Aim of the exercise: Look below for the line with "15: Purple > Red > Teal > Green", and from there restate every line word for word until the entries end.

Data provided:
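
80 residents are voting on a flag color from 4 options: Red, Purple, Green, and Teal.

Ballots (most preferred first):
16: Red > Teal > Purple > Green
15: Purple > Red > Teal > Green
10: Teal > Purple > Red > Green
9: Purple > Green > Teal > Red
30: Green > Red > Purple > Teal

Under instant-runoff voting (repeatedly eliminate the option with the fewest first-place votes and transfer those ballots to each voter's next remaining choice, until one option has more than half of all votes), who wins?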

Task response:
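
15: Purple > Red > Teal > Green
10: Teal > Purple > Red > Green
9: Purple > Green > Teal > Red
30: Green > Red > Purple > Teal

Under instant-runoff voting (repeatedly eliminate the option with the fewest first-place votes and transfer those ballots to each voter's next remaining choice, until one option has more than half of all votes), who wins?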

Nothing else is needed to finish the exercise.